╭─ Records supplied

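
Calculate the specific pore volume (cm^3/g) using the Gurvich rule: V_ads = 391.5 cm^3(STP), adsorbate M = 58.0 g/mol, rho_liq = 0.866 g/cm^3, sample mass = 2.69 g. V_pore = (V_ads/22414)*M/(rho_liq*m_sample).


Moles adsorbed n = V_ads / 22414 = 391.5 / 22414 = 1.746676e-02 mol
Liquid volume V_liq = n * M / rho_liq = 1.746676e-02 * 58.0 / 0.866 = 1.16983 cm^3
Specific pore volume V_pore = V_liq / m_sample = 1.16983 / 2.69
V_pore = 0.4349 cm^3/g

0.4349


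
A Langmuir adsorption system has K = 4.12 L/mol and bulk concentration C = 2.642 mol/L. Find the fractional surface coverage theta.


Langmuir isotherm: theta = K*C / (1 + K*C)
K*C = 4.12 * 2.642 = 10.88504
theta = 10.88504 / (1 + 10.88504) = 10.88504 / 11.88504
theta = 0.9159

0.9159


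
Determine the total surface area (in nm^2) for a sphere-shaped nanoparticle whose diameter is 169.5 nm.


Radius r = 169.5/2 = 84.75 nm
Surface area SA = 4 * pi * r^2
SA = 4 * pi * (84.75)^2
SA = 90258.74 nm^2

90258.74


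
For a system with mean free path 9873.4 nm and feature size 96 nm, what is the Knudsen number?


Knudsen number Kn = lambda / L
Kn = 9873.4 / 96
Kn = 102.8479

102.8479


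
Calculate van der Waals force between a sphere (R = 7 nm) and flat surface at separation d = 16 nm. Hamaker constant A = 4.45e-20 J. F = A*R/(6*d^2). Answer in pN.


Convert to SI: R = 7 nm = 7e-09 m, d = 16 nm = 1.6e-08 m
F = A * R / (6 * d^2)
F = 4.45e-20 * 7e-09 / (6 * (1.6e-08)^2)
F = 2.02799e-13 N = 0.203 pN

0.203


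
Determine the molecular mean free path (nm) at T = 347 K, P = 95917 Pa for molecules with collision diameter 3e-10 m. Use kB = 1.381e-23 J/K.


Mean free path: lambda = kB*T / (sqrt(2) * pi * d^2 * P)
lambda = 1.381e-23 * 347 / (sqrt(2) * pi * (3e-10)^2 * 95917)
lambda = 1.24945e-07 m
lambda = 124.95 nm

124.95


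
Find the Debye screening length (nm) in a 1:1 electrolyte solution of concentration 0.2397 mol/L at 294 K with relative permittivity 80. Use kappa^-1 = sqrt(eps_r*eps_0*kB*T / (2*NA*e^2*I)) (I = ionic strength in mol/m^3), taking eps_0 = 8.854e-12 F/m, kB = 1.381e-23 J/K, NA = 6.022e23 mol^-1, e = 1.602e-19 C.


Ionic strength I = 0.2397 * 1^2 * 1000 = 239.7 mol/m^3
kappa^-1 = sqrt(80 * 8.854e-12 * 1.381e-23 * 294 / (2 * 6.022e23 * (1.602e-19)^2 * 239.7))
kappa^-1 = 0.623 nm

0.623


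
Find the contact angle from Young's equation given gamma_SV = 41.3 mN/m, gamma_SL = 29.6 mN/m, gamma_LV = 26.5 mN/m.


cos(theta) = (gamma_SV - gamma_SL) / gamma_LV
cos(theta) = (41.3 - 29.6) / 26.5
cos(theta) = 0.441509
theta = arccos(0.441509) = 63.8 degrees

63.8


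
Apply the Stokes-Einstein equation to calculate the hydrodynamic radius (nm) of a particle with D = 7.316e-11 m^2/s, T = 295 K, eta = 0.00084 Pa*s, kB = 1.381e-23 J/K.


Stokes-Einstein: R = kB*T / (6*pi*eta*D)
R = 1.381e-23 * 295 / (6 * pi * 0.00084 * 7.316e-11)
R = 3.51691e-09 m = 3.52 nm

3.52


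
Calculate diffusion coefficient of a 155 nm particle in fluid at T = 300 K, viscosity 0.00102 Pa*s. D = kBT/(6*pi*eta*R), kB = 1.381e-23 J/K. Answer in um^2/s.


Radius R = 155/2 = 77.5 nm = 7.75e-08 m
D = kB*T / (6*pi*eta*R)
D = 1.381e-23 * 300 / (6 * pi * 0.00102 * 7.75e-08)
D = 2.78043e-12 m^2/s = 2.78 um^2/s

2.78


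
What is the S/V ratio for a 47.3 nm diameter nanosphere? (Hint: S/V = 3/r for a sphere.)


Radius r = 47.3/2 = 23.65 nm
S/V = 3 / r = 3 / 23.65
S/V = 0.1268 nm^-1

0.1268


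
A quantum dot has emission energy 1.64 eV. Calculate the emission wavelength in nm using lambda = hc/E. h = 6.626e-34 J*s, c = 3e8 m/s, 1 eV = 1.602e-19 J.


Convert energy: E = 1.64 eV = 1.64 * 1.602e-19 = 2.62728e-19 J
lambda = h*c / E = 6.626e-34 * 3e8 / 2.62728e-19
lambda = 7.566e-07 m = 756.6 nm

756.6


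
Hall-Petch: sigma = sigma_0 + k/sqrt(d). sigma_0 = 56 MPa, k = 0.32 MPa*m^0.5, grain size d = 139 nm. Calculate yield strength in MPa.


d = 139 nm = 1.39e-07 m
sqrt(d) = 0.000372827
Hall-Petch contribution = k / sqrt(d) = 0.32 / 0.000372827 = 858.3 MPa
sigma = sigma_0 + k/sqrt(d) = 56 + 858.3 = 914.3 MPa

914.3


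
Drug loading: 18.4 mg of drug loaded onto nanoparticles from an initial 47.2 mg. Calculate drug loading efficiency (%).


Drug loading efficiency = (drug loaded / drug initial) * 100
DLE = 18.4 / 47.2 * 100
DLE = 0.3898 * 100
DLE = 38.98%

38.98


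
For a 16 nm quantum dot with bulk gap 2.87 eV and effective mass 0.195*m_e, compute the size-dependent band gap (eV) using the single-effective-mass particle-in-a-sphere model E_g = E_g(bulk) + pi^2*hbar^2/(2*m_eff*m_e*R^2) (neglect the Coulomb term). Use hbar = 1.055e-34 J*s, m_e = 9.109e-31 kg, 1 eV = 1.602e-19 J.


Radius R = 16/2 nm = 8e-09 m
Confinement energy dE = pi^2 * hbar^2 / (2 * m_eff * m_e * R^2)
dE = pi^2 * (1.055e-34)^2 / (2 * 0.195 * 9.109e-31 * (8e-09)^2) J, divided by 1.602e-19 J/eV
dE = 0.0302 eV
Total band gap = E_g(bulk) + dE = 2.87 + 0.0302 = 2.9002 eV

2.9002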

╰─

**Brief:** Take the lines above from the one holding "For a 16 nm" to the last and output them exactly.

**Written solution:**
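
For a 16 nm quantum dot with bulk gap 2.87 eV and effective mass 0.195*m_e, compute the size-dependent band gap (eV) using the single-effective-mass particle-in-a-sphere model E_g = E_g(bulk) + pi^2*hbar^2/(2*m_eff*m_e*R^2) (neglect the Coulomb term). Use hbar = 1.055e-34 J*s, m_e = 9.109e-31 kg, 1 eV = 1.602e-19 J.


Radius R = 16/2 nm = 8e-09 m
Confinement energy dE = pi^2 * hbar^2 / (2 * m_eff * m_e * R^2)
dE = pi^2 * (1.055e-34)^2 / (2 * 0.195 * 9.109e-31 * (8e-09)^2) J, divided by 1.602e-19 J/eV
dE = 0.0302 eV
Total band gap = E_g(bulk) + dE = 2.87 + 0.0302 = 2.9002 eV

2.9002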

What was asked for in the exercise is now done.